### Problem
Which lines in the data contain the word "following"? Please copy each of them.

### Stored items
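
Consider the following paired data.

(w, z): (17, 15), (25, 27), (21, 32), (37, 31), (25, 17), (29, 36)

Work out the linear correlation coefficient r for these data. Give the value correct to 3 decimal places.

n = 6, Σw = 154, Σz = 158, Σw² = 4190, Σz² = 4524, Σwz = 4218
nΣwz − ΣwΣz = 25308 − 24332 = 976
nΣw² − (Σw)² = 25140 − 23716 = 1424; nΣz² − (Σz)² = 27144 − 24964 = 2180
r = 976 / √(1424 × 2180) = 976 / 1761.9081 ≈ 0.554

0.554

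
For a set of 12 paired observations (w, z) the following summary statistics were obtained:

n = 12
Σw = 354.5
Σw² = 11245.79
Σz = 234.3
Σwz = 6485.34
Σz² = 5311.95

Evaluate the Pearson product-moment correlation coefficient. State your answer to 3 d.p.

-0.578

r = (nΣwz − ΣwΣz) / √[(nΣw² − (Σw)²)(nΣz² − (Σz)²)]
Numerator: 12×6485.34 − 354.5×234.3 = -5235.27
Denominator: √[(134949.48 − 125670.25)(63743.4 − 54896.49)] = √[9279.23 × 8846.91] = 9060.4919
r = -5235.27 / 9060.4919 ≈ -0.578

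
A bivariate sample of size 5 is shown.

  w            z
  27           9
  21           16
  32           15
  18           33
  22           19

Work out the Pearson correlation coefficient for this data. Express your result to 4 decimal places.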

### Reply to the exercise
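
Consider the following paired data.
For a set of 12 paired observations (w, z) the following summary statistics were obtained: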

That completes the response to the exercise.